TO DO
Reproduce the records below exactly, but only between the lines holding "P = [2 -3; -3 9]" and "P = [17/4 -1/4; -1/4 1/4]", inclusive.
━━ INFORMATION PROVIDED ━━
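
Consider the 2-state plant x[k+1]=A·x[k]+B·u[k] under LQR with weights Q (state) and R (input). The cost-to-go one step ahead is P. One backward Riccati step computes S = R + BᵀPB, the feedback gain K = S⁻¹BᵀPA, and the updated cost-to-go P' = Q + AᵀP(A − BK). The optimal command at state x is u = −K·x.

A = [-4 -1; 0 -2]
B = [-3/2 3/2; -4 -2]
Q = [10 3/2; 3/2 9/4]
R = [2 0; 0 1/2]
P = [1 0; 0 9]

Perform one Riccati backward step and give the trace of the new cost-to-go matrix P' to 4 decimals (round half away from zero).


BᵀP = [-1.5000 -36.0000; 1.5000 -18.0000]
S = R + BᵀPB = [2 0; 0 1/2] + [146.2500 69.7500; 69.7500 38.2500] = [148.2500 69.7500; 69.7500 38.7500]
BᵀPA = [6.0000 73.5000; -6.0000 34.5000]
K = S⁻¹·BᵀPA = [0.7401 0.5022; -1.4870 -0.0136]
A−BK = [-0.6594 -0.2262; -0.0136 -0.0185]
AᵀP(A−BK) = [2.6375 0.9049; 0.9049 0.5588]
P' = Q + AᵀP(A−BK) = [12.6375 2.4049; 2.4049 2.8088]
tr(P') = 15.4462

15.4462


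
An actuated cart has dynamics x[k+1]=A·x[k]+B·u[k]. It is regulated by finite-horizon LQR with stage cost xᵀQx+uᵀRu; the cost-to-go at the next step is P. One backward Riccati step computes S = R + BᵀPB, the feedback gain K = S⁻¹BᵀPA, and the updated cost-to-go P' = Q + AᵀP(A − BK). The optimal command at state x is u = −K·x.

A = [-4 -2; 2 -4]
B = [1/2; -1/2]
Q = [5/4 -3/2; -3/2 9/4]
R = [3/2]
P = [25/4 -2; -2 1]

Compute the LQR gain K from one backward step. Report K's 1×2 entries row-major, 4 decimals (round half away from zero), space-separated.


BᵀP = [4.1250 -1.5000]
S = R + BᵀPB = [3/2] + [2.8125] = [4.3125]
BᵀPA = [-19.5000 -2.2500]
K = S⁻¹·BᵀPA = [-4.5217 -0.5217]
A−BK = [-1.7391 -1.7391; -0.2609 -4.2609]
AᵀP(A−BK) = [47.8261 7.8261; 7.8261 7.8261]
P' = Q + AᵀP(A−BK) = [49.0761 6.3261; 6.3261 10.0761]
tr(P') = 59.1522

-4.5217 -0.5217


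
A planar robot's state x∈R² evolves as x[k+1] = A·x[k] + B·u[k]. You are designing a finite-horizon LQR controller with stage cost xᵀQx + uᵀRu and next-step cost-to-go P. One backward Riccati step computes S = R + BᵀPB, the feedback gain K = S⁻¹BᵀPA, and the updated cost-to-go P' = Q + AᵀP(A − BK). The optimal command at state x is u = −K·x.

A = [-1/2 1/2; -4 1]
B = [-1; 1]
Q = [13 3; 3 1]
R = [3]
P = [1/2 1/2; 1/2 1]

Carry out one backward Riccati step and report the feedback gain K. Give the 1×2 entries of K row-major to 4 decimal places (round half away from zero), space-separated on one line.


BᵀP = [0.0000 0.5000]
S = R + BᵀPB = [3] + [0.5000] = [3.5000]
BᵀPA = [-2.0000 0.5000]
K = S⁻¹·BᵀPA = [-0.5714 0.1429]
A−BK = [-1.0714 0.6429; -3.4286 0.8571]
AᵀP(A−BK) = [16.9821 -5.0893; -5.0893 1.5536]
P' = Q + AᵀP(A−BK) = [29.9821 -2.0893; -2.0893 2.5536]
tr(P') = 32.5357

-0.5714 0.1429


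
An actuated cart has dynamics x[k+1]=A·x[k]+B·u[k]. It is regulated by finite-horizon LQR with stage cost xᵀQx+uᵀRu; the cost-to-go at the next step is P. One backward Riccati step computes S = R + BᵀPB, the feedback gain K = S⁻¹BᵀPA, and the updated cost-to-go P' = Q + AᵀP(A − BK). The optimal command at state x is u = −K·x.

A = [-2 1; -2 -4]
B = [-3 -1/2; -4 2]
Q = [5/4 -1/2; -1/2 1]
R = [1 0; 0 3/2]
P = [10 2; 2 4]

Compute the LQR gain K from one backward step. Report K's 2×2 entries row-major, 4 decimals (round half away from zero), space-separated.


BᵀP = [-38.0000 -22.0000; -1.0000 7.0000]
S = R + BᵀPB = [1 0; 0 3/2] + [202.0000 -25.0000; -25.0000 14.5000] = [203.0000 -25.0000; -25.0000 16.0000]
BᵀPA = [120.0000 50.0000; -12.0000 -29.0000]
K = S⁻¹·BᵀPA = [0.6176 0.0286; 0.2150 -1.7678]
A−BK = [-0.0396 0.2019; 0.0404 -0.3500]
AᵀP(A−BK) = [0.4666 -0.6451; -0.6451 5.3035]
P' = Q + AᵀP(A−BK) = [1.7166 -1.1451; -1.1451 6.3035]
tr(P') = 8.0201

0.6176 0.0286 0.2150 -1.7678


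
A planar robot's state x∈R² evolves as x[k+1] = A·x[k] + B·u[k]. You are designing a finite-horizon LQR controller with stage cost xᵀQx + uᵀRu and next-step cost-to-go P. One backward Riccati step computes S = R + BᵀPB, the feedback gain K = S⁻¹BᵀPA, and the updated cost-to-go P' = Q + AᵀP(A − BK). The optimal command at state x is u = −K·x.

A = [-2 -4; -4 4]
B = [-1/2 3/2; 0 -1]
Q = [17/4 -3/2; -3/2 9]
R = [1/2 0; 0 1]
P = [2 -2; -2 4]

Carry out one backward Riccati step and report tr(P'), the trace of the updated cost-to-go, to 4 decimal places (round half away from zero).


BᵀP = [-1.0000 1.0000; 5.0000 -7.0000]
S = R + BᵀPB = [1/2 0; 0 1] + [0.5000 -2.5000; -2.5000 14.5000] = [1.0000 -2.5000; -2.5000 15.5000]
BᵀPA = [-2.0000 8.0000; 18.0000 -48.0000]
K = S⁻¹·BᵀPA = [1.5135 0.4324; 1.4054 -3.0270]
A−BK = [-3.3514 0.7568; -2.5946 0.9730]
AᵀP(A−BK) = [17.7297 -8.6486; -8.6486 11.2432]
P' = Q + AᵀP(A−BK) = [21.9797 -10.1486; -10.1486 20.2432]
tr(P') = 42.2230

42.2230


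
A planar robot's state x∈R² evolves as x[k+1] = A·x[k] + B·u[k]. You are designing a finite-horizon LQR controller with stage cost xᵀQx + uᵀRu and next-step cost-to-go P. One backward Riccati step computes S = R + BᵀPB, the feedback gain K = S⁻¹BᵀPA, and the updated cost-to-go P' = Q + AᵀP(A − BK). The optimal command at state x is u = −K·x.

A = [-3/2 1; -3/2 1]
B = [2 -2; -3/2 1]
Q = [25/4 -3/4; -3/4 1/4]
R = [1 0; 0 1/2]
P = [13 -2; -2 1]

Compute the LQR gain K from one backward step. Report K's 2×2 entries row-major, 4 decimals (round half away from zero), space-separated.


BᵀP = [29.0000 -5.5000; -28.0000 5.0000]
S = R + BᵀPB = [1 0; 0 1/2] + [66.2500 -63.5000; -63.5000 61.0000] = [67.2500 -63.5000; -63.5000 61.5000]
BᵀPA = [-35.2500 23.5000; 34.5000 -23.0000]
K = S⁻¹·BᵀPA = [0.2207 -0.1472; 0.7889 -0.5259]
A−BK = [-0.3637 0.2425; -1.9578 1.3052]
AᵀP(A−BK) = [3.0642 -2.0428; -2.0428 1.3619]
P' = Q + AᵀP(A−BK) = [9.3142 -2.7928; -2.7928 1.6119]
tr(P') = 10.9261

0.2207 -0.1472 0.7889 -0.5259


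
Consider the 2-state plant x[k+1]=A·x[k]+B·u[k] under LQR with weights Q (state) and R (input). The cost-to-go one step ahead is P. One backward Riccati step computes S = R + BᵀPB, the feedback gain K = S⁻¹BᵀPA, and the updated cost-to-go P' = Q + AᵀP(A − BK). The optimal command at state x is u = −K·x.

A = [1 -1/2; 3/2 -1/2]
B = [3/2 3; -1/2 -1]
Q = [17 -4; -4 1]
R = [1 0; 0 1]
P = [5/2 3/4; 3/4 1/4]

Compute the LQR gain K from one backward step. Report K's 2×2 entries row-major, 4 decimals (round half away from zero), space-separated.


0.2047 -0.0919 0.4094 -0.1837

BᵀP = [3.3750 1.0000; 6.7500 2.0000]
S = R + BᵀPB = [1 0; 0 1] + [4.5625 9.1250; 9.1250 18.2500] = [5.5625 9.1250; 9.1250 19.2500]
BᵀPA = [4.8750 -2.1875; 9.7500 -4.3750]
K = S⁻¹·BᵀPA = [0.2047 -0.0919; 0.4094 -0.1837]
A−BK = [-0.5354 0.1890; 2.0118 -0.7297]
AᵀP(A−BK) = [0.3223 -0.1358; -0.1358 0.0577]
P' = Q + AᵀP(A−BK) = [17.3223 -4.1358; -4.1358 1.0577]
tr(P') = 18.3801


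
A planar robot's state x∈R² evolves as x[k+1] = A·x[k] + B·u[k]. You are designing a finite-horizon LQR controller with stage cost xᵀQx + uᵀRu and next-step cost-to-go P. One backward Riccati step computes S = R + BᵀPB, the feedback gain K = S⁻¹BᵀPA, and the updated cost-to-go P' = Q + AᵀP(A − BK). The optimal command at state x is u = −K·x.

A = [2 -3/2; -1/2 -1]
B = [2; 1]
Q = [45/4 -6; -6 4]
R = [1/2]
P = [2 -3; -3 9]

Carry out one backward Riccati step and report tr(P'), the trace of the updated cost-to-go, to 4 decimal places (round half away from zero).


32.2727

BᵀP = [1.0000 3.0000]
S = R + BᵀPB = [1/2] + [5.0000] = [5.5000]
BᵀPA = [0.5000 -4.5000]
K = S⁻¹·BᵀPA = [0.0909 -0.8182]
A−BK = [1.8182 0.1364; -0.5909 -0.1818]
AᵀP(A−BK) = [16.2045 2.6591; 2.6591 0.8182]
P' = Q + AᵀP(A−BK) = [27.4545 -3.3409; -3.3409 4.8182]
tr(P') = 32.2727


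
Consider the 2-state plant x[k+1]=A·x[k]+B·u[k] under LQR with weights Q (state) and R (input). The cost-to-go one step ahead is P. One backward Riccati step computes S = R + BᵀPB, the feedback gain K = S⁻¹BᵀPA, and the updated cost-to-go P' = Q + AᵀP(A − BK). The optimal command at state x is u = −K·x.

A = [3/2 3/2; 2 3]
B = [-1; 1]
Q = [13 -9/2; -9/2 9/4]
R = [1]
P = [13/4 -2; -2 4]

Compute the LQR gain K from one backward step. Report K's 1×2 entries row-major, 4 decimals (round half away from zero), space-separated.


0.3367 0.8265

BᵀP = [-5.2500 6.0000]
S = R + BᵀPB = [1] + [11.2500] = [12.2500]
BᵀPA = [4.1250 10.1250]
K = S⁻¹·BᵀPA = [0.3367 0.8265]
A−BK = [1.8367 2.3265; 1.6633 2.1735]
AᵀP(A−BK) = [9.9235 12.9031; 12.9031 16.9439]
P' = Q + AᵀP(A−BK) = [22.9235 8.4031; 8.4031 19.1939]
tr(P') = 42.1173


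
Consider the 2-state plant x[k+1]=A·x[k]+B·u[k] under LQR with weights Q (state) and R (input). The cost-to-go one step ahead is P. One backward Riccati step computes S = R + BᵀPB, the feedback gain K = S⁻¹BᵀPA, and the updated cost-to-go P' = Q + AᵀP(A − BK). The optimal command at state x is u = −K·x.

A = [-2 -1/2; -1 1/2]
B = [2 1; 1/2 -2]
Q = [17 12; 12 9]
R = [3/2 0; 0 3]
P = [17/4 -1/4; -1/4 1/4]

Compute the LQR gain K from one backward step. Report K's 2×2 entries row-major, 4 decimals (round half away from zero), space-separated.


-0.8546 -0.1834 -0.1029 -0.1163

BᵀP = [8.3750 -0.3750; 4.7500 -0.7500]
S = R + BᵀPB = [3/2 0; 0 3] + [16.5625 9.1250; 9.1250 6.2500] = [18.0625 9.1250; 9.1250 9.2500]
BᵀPA = [-16.3750 -4.3750; -8.7500 -2.7500]
K = S⁻¹·BᵀPA = [-0.8546 -0.1834; -0.1029 -0.1163]
A−BK = [-0.1879 -0.0168; -0.7785 0.3591]
AᵀP(A−BK) = [1.3557 0.2282; 0.2282 0.1275]
P' = Q + AᵀP(A−BK) = [18.3557 12.2282; 12.2282 9.1275]
tr(P') = 27.4832


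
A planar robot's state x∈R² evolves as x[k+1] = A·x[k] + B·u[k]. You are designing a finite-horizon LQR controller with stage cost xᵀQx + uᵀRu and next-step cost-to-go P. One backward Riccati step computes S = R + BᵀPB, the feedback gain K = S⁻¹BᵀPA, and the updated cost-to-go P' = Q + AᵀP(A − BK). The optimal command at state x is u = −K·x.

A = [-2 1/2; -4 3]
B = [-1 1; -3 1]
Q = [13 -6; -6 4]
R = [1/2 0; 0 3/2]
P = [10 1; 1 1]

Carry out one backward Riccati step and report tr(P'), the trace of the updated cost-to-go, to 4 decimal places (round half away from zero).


BᵀP = [-13.0000 -4.0000; 11.0000 2.0000]
S = R + BᵀPB = [1/2 0; 0 3/2] + [25.0000 -17.0000; -17.0000 13.0000] = [25.5000 -17.0000; -17.0000 14.5000]
BᵀPA = [42.0000 -18.5000; -30.0000 11.5000]
K = S⁻¹·BᵀPA = [1.2260 -0.9009; -0.6316 -0.2632]
A−BK = [-0.1424 -0.1378; 0.3096 0.5604]
AᵀP(A−BK) = [1.5604 -0.0557; -0.0557 0.8591]
P' = Q + AᵀP(A−BK) = [14.5604 -6.0557; -6.0557 4.8591]
tr(P') = 19.4195

19.4195


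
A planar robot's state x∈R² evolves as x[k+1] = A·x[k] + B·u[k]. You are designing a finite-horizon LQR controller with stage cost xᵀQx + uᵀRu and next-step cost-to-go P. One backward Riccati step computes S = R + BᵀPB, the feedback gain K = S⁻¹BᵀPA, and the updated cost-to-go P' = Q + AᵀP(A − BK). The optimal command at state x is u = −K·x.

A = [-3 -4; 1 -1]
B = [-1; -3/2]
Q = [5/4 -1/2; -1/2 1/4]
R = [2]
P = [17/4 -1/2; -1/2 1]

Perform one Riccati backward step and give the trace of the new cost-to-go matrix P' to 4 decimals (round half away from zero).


63.7143

BᵀP = [-3.5000 -1.0000]
S = R + BᵀPB = [2] + [5.0000] = [7.0000]
BᵀPA = [9.5000 15.0000]
K = S⁻¹·BᵀPA = [1.3571 2.1429]
A−BK = [-1.6429 -1.8571; 3.0357 2.2143]
AᵀP(A−BK) = [29.3571 30.1429; 30.1429 32.8571]
P' = Q + AᵀP(A−BK) = [30.6071 29.6429; 29.6429 33.1071]
tr(P') = 63.7143


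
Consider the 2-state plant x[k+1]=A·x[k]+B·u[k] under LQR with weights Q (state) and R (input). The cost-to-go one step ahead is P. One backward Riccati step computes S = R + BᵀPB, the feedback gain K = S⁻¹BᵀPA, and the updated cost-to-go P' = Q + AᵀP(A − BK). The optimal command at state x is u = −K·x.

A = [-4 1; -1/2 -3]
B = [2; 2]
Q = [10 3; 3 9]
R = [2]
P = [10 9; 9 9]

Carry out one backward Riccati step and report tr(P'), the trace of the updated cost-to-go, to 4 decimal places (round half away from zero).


BᵀP = [38.0000 36.0000]
S = R + BᵀPB = [2] + [148.0000] = [150.0000]
BᵀPA = [-170.0000 -70.0000]
K = S⁻¹·BᵀPA = [-1.1333 -0.4667]
A−BK = [-1.7333 1.9333; 1.7667 -2.0667]
AᵀP(A−BK) = [5.5833 -2.3333; -2.3333 4.3333]
P' = Q + AᵀP(A−BK) = [15.5833 0.6667; 0.6667 13.3333]
tr(P') = 28.9167

28.9167


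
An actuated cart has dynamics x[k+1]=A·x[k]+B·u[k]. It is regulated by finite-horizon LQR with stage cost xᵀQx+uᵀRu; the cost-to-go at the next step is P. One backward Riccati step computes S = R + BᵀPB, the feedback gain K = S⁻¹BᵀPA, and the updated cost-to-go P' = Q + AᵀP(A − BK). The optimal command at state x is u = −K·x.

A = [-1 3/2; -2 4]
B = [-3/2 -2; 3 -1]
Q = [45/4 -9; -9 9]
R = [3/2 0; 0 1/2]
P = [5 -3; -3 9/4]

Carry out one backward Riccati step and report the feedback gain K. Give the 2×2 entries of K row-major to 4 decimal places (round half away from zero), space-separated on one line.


-0.3119 0.6968 0.5845 -0.9913

BᵀP = [-16.5000 11.2500; -7.0000 3.7500]
S = R + BᵀPB = [3/2 0; 0 1/2] + [58.5000 21.7500; 21.7500 10.2500] = [60.0000 21.7500; 21.7500 10.7500]
BᵀPA = [-6.0000 20.2500; -0.5000 4.5000]
K = S⁻¹·BᵀPA = [-0.3119 0.6968; 0.5845 -0.9913]
A−BK = [-0.2988 0.5627; -0.4798 0.9182]
AᵀP(A−BK) = [0.4209 -0.8146; -0.8146 1.5998]
P' = Q + AᵀP(A−BK) = [11.6709 -9.8146; -9.8146 10.5998]
tr(P') = 22.2707


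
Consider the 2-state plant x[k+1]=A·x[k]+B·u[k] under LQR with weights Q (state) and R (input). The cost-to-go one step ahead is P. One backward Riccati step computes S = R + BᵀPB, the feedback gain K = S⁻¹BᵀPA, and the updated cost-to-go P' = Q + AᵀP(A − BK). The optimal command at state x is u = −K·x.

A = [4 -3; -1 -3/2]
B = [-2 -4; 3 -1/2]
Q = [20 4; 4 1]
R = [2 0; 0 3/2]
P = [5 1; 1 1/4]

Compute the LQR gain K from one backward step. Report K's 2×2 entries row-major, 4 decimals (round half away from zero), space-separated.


BᵀP = [-7.0000 -1.2500; -20.5000 -4.1250]
S = R + BᵀPB = [2 0; 0 3/2] + [10.2500 28.6250; 28.6250 84.0625] = [12.2500 28.6250; 28.6250 85.5625]
BᵀPA = [-26.7500 22.8750; -77.8750 67.6875]
K = S⁻¹·BᵀPA = [-0.2607 0.0861; -0.8230 0.7623]
A−BK = [0.1869 0.2213; -0.6295 -1.3770]
AᵀP(A−BK) = [1.1902 -0.9590; -0.9590 0.9959]
P' = Q + AᵀP(A−BK) = [21.1902 3.0410; 3.0410 1.9959]
tr(P') = 23.1861

-0.2607 0.0861 -0.8230 0.7623


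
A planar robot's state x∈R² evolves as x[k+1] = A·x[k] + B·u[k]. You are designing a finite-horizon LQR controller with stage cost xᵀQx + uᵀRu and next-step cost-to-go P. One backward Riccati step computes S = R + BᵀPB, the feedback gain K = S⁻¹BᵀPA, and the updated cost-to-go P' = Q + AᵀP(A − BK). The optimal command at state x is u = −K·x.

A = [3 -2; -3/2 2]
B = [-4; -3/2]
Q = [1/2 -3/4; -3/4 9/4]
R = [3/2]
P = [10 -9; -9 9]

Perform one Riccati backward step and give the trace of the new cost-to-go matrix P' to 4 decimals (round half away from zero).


BᵀP = [-26.5000 22.5000]
S = R + BᵀPB = [3/2] + [72.2500] = [73.7500]
BᵀPA = [-113.2500 98.0000]
K = S⁻¹·BᵀPA = [-1.5356 1.3288]
A−BK = [-3.1424 3.3153; -3.8034 3.9932]
AᵀP(A−BK) = [17.3441 -17.5119; -17.5119 17.7763]
P' = Q + AᵀP(A−BK) = [17.8441 -18.2619; -18.2619 20.0263]
tr(P') = 37.8703

37.8703


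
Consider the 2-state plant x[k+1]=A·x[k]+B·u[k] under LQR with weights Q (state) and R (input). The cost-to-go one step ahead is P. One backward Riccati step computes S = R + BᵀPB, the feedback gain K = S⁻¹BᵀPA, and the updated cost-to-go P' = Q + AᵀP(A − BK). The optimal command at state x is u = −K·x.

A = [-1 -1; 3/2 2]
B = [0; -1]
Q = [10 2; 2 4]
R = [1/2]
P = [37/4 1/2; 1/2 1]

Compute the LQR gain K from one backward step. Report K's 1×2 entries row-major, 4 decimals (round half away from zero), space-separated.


-0.6667 -1.0000

BᵀP = [-0.5000 -1.0000]
S = R + BᵀPB = [1/2] + [1.0000] = [1.5000]
BᵀPA = [-1.0000 -1.5000]
K = S⁻¹·BᵀPA = [-0.6667 -1.0000]
A−BK = [-1.0000 -1.0000; 0.8333 1.0000]
AᵀP(A−BK) = [9.3333 9.5000; 9.5000 9.7500]
P' = Q + AᵀP(A−BK) = [19.3333 11.5000; 11.5000 13.7500]
tr(P') = 33.0833


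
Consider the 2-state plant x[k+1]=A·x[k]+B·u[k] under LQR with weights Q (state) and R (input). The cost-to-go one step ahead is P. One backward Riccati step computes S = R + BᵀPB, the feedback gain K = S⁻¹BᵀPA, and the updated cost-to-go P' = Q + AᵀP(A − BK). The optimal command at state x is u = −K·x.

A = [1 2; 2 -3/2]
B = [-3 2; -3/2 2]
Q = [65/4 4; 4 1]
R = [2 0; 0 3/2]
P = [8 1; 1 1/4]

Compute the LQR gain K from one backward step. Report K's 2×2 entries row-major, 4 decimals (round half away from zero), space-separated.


-0.1959 -0.4156 0.2750 0.1941

BᵀP = [-25.5000 -3.3750; 18.0000 2.5000]
S = R + BᵀPB = [2 0; 0 3/2] + [81.5625 -57.7500; -57.7500 41.0000] = [83.5625 -57.7500; -57.7500 42.5000]
BᵀPA = [-32.2500 -45.9375; 23.0000 32.2500]
K = S⁻¹·BᵀPA = [-0.1959 -0.4156; 0.2750 0.1941]
A−BK = [-0.1377 0.3650; 1.1561 -2.5116]
AᵀP(A−BK) = [0.3576 -0.1173; -0.1173 1.2113]
P' = Q + AᵀP(A−BK) = [16.6076 3.8827; 3.8827 2.2113]
tr(P') = 18.8190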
━━━
TASK RESULT
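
P = [2 -3; -3 9]

Carry out one backward Riccati step and report tr(P'), the trace of the updated cost-to-go, to 4 decimal places (round half away from zero).


32.2727

BᵀP = [1.0000 3.0000]
S = R + BᵀPB = [1/2] + [5.0000] = [5.5000]
BᵀPA = [0.5000 -4.5000]
K = S⁻¹·BᵀPA = [0.0909 -0.8182]
A−BK = [1.8182 0.1364; -0.5909 -0.1818]
AᵀP(A−BK) = [16.2045 2.6591; 2.6591 0.8182]
P' = Q + AᵀP(A−BK) = [27.4545 -3.3409; -3.3409 4.8182]
tr(P') = 32.2727


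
Consider the 2-state plant x[k+1]=A·x[k]+B·u[k] under LQR with weights Q (state) and R (input). The cost-to-go one step ahead is P. One backward Riccati step computes S = R + BᵀPB, the feedback gain K = S⁻¹BᵀPA, and the updated cost-to-go P' = Q + AᵀP(A − BK). The optimal command at state x is u = −K·x.

A = [3/2 3/2; 2 3]
B = [-1; 1]
Q = [13 -9/2; -9/2 9/4]
R = [1]
P = [13/4 -2; -2 4]

Compute the LQR gain K from one backward step. Report K's 1×2 entries row-major, 4 decimals (round half away from zero), space-separated.


0.3367 0.8265

BᵀP = [-5.2500 6.0000]
S = R + BᵀPB = [1] + [11.2500] = [12.2500]
BᵀPA = [4.1250 10.1250]
K = S⁻¹·BᵀPA = [0.3367 0.8265]
A−BK = [1.8367 2.3265; 1.6633 2.1735]
AᵀP(A−BK) = [9.9235 12.9031; 12.9031 16.9439]
P' = Q + AᵀP(A−BK) = [22.9235 8.4031; 8.4031 19.1939]
tr(P') = 42.1173


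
Consider the 2-state plant x[k+1]=A·x[k]+B·u[k] under LQR with weights Q (state) and R (input). The cost-to-go one step ahead is P. One backward Riccati step computes S = R + BᵀPB, the feedback gain K = S⁻¹BᵀPA, and the updated cost-to-go P' = Q + AᵀP(A − BK). The optimal command at state x is u = −K·x.

A = [-2 -1/2; -1 1/2]
B = [2 1; 1/2 -2]
Q = [17 12; 12 9]
R = [3/2 0; 0 3]
P = [17/4 -1/4; -1/4 1/4]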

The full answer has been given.